━━ EXERCISE MATERIALS

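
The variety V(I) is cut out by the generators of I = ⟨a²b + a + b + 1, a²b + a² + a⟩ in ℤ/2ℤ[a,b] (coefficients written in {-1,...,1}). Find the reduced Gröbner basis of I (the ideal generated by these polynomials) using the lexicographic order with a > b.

This is the nonlinear analogue of row-reducing a linear system.

f_1 = a²b + a + b + 1, LT = a²b.
f_2 = a²b + a² + a, LT = a²b.

S(f_1,f_2): lcm = a²b. S = a² + b + 1.
  reduce S modulo (f_1, f_2):
  remainder a² + b + 1 ≠ 0; add g_3 = a² + b + 1 to the basis.

S(f_1,g_3): lcm = a²b. S = a + b² + 1.
  reduce S modulo (f_1, f_2, g_3):
  remainder a + b² + 1 ≠ 0; add g_4 = a + b² + 1 to the basis.

S(f_1,g_4): lcm = a²b. S = ab³ + ab + a + b + 1.
  reduce S modulo (f_1, f_2, g_3, g_4):
  remainder b⁵ + b² ≠ 0; add g_5 = b⁵ + b² to the basis.

S(g_3,g_4): lcm = a². S = ab² + a + b + 1.
  reduce S modulo (f_1, f_2, g_3, g_4, g_5):
  remainder b⁴ + b ≠ 0; add g_6 = b⁴ + b to the basis.

The other S-polynomials (S(f_2,g_3), S(f_2,g_4), S(f_1,g_5), S(f_2,g_5), S(g_3,g_5), S(g_4,g_5), S(f_1,g_6), S(f_2,g_6), S(g_3,g_6), S(g_4,g_6), S(g_5,g_6)) all reduce to 0 modulo the current basis, so we have a Gröbner basis.
Inter-reduce: drop elements whose leading term is divisible by another's, tail-reduce, and make monic.

G = {a + b² + 1, b⁴ + b}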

━━━━

Every entry should be output exactly as written, please.

- [ANSWER TO THE EXERCISE]:
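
The variety V(I) is cut out by the generators of I = ⟨a²b + a + b + 1, a²b + a² + a⟩ in ℤ/2ℤ[a,b] (coefficients written in {-1,...,1}). Find the reduced Gröbner basis of I (the ideal generated by these polynomials) using the lexicographic order with a > b.

This is the nonlinear analogue of row-reducing a linear system.

f_1 = a²b + a + b + 1, LT = a²b.
f_2 = a²b + a² + a, LT = a²b.

S(f_1,f_2): lcm = a²b. S = a² + b + 1.
  reduce S modulo (f_1, f_2):
  remainder a² + b + 1 ≠ 0; add g_3 = a² + b + 1 to the basis.

S(f_1,g_3): lcm = a²b. S = a + b² + 1.
  reduce S modulo (f_1, f_2, g_3):
  remainder a + b² + 1 ≠ 0; add g_4 = a + b² + 1 to the basis.

S(f_1,g_4): lcm = a²b. S = ab³ + ab + a + b + 1.
  reduce S modulo (f_1, f_2, g_3, g_4):
  remainder b⁵ + b² ≠ 0; add g_5 = b⁵ + b² to the basis.

S(g_3,g_4): lcm = a². S = ab² + a + b + 1.
  reduce S modulo (f_1, f_2, g_3, g_4, g_5):
  remainder b⁴ + b ≠ 0; add g_6 = b⁴ + b to the basis.

The other S-polynomials (S(f_2,g_3), S(f_2,g_4), S(f_1,g_5), S(f_2,g_5), S(g_3,g_5), S(g_4,g_5), S(f_1,g_6), S(f_2,g_6), S(g_3,g_6), S(g_4,g_6), S(g_5,g_6)) all reduce to 0 modulo the current basis, so we have a Gröbner basis.
Inter-reduce: drop elements whose leading term is divisible by another's, tail-reduce, and make monic.

G = {a + b² + 1, b⁴ + b}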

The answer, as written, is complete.